TO DO
Return the listing beneath precisely, with every line intact.

GIVEN INFORMATION
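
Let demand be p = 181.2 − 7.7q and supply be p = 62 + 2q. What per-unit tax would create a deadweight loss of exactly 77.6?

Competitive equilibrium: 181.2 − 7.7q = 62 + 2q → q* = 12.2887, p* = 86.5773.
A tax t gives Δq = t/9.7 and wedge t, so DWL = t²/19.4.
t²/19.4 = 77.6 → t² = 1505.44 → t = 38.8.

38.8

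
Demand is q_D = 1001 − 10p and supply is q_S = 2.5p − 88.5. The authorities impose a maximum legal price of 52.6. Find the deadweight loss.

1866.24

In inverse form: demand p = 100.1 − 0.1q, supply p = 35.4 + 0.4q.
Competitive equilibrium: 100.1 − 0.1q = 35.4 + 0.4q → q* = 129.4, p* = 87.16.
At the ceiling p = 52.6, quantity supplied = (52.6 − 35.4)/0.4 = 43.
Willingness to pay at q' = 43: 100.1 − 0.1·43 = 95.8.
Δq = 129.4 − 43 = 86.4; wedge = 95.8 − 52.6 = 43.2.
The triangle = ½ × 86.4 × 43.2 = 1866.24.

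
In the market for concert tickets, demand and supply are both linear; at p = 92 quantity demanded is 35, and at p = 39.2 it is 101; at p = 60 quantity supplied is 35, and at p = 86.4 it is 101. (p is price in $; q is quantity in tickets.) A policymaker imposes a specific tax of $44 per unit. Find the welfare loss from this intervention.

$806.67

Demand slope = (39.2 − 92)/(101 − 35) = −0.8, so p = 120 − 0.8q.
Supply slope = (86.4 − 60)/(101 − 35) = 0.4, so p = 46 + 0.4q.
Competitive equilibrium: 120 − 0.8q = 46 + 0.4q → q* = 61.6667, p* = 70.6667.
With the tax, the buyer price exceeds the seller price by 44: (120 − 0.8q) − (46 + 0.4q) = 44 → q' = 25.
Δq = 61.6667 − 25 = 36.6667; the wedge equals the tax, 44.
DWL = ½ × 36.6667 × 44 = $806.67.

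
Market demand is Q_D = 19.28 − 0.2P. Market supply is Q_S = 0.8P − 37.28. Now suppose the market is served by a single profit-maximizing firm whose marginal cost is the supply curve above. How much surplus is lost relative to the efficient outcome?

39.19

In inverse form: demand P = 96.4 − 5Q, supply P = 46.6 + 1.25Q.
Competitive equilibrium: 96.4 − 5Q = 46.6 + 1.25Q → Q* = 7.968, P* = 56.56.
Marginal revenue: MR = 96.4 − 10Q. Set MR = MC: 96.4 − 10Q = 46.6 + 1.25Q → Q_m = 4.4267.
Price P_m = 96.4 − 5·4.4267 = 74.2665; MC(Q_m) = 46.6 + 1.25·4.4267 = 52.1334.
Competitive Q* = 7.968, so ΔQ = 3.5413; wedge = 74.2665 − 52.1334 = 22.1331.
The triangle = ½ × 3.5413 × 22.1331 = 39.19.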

RESPONSE AREA
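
Let demand be p = 181.2 − 7.7q and supply be p = 62 + 2q. What per-unit tax would create a deadweight loss of exactly 77.6?

Competitive equilibrium: 181.2 − 7.7q = 62 + 2q → q* = 12.2887, p* = 86.5773.
A tax t gives Δq = t/9.7 and wedge t, so DWL = t²/19.4.
t²/19.4 = 77.6 → t² = 1505.44 → t = 38.8.

38.8

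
Demand is q_D = 1001 − 10p and supply is q_S = 2.5p − 88.5. The authorities impose a maximum legal price of 52.6. Find the deadweight loss.

1866.24

In inverse form: demand p = 100.1 − 0.1q, supply p = 35.4 + 0.4q.
Competitive equilibrium: 100.1 − 0.1q = 35.4 + 0.4q → q* = 129.4, p* = 87.16.
At the ceiling p = 52.6, quantity supplied = (52.6 − 35.4)/0.4 = 43.
Willingness to pay at q' = 43: 100.1 − 0.1·43 = 95.8.
Δq = 129.4 − 43 = 86.4; wedge = 95.8 − 52.6 = 43.2.
The triangle = ½ × 86.4 × 43.2 = 1866.24.

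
In the market for concert tickets, demand and supply are both linear; at p = 92 quantity demanded is 35, and at p = 39.2 it is 101; at p = 60 quantity supplied is 35, and at p = 86.4 it is 101. (p is price in $; q is quantity in tickets.) A policymaker imposes a specific tax of $44 per unit. Find the welfare loss from this intervention.

$806.67

Demand slope = (39.2 − 92)/(101 − 35) = −0.8, so p = 120 − 0.8q.
Supply slope = (86.4 − 60)/(101 − 35) = 0.4, so p = 46 + 0.4q.
Competitive equilibrium: 120 − 0.8q = 46 + 0.4q → q* = 61.6667, p* = 70.6667.
With the tax, the buyer price exceeds the seller price by 44: (120 − 0.8q) − (46 + 0.4q) = 44 → q' = 25.
Δq = 61.6667 − 25 = 36.6667; the wedge equals the tax, 44.
DWL = ½ × 36.6667 × 44 = $806.67.

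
Market demand is Q_D = 19.28 − 0.2P. Market supply is Q_S = 0.8P − 37.28. Now suppose the market is served by a single profit-maximizing firm whose marginal cost is the supply curve above. How much surplus is lost relative to the efficient outcome?

39.19

In inverse form: demand P = 96.4 − 5Q, supply P = 46.6 + 1.25Q.
Competitive equilibrium: 96.4 − 5Q = 46.6 + 1.25Q → Q* = 7.968, P* = 56.56.
Marginal revenue: MR = 96.4 − 10Q. Set MR = MC: 96.4 − 10Q = 46.6 + 1.25Q → Q_m = 4.4267.
Price P_m = 96.4 − 5·4.4267 = 74.2665; MC(Q_m) = 46.6 + 1.25·4.4267 = 52.1334.
Competitive Q* = 7.968, so ΔQ = 3.5413; wedge = 74.2665 − 52.1334 = 22.1331.
The triangle = ½ × 3.5413 × 22.1331 = 39.19.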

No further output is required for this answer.